**Problem statement**
Of the material below, the lines to be retyped are those from the line containing "A square fiducial" through the line containing "tvec = (-0.1895, -0.0428, 0.8222)", inclusive; reproduce them exactly.

⁂

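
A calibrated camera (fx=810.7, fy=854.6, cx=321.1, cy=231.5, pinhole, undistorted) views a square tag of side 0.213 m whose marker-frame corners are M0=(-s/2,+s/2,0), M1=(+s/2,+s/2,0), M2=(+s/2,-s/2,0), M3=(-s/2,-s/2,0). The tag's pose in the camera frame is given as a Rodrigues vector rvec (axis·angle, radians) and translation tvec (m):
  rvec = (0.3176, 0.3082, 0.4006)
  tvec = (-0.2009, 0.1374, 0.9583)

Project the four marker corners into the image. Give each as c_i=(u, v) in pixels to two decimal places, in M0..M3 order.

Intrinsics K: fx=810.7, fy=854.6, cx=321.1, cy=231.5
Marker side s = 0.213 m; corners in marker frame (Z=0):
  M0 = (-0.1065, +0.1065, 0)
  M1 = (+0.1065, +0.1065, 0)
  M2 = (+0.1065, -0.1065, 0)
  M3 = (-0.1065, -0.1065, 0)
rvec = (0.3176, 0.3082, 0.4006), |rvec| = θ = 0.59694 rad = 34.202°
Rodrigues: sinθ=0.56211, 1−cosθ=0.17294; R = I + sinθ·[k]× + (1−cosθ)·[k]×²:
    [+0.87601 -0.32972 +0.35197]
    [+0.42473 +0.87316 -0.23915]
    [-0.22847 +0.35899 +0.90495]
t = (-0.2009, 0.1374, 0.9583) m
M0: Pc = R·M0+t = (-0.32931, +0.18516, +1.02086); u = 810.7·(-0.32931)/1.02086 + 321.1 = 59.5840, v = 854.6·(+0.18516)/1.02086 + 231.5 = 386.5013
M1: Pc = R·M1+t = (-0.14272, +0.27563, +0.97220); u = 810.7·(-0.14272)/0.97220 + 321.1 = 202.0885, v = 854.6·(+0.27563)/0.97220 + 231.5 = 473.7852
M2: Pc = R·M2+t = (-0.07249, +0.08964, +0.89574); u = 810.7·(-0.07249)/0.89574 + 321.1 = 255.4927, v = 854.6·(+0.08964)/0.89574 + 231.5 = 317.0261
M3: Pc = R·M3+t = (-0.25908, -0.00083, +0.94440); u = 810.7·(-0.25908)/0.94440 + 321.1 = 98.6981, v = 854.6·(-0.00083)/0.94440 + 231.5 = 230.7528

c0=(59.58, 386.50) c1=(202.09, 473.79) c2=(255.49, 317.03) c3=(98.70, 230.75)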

⁂

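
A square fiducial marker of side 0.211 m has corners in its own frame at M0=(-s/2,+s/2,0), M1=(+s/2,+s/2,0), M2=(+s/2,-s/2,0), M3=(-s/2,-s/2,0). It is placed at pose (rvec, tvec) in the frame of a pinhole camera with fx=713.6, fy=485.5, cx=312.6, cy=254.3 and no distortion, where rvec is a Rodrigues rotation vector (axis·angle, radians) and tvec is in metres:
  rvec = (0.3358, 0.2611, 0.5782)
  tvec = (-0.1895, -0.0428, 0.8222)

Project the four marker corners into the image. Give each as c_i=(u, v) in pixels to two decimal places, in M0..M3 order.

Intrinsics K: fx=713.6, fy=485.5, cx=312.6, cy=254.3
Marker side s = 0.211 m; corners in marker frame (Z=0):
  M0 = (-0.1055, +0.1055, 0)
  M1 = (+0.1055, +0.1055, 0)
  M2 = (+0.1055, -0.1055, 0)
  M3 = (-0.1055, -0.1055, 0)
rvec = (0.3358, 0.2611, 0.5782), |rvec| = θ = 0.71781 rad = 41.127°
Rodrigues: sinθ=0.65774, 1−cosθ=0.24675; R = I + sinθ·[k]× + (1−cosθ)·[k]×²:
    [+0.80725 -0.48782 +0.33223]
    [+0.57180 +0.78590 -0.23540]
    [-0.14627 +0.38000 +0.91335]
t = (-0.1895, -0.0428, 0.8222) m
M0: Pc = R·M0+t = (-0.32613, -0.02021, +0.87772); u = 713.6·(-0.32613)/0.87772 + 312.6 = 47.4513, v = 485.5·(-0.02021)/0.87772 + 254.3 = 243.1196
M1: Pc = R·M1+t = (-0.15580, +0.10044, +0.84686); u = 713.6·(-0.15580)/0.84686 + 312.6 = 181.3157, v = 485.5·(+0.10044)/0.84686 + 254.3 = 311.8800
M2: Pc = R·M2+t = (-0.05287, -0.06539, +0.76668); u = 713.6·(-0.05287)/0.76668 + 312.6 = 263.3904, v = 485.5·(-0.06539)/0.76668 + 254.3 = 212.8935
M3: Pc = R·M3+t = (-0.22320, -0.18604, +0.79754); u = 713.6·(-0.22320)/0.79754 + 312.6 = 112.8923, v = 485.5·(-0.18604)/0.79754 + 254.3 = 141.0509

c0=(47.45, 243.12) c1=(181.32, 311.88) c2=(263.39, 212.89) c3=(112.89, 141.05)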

⁂

**Solution for this task**
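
A square fiducial marker of side 0.211 m has corners in its own frame at M0=(-s/2,+s/2,0), M1=(+s/2,+s/2,0), M2=(+s/2,-s/2,0), M3=(-s/2,-s/2,0). It is placed at pose (rvec, tvec) in the frame of a pinhole camera with fx=713.6, fy=485.5, cx=312.6, cy=254.3 and no distortion, where rvec is a Rodrigues rotation vector (axis·angle, radians) and tvec is in metres:
  rvec = (0.3358, 0.2611, 0.5782)
  tvec = (-0.1895, -0.0428, 0.8222)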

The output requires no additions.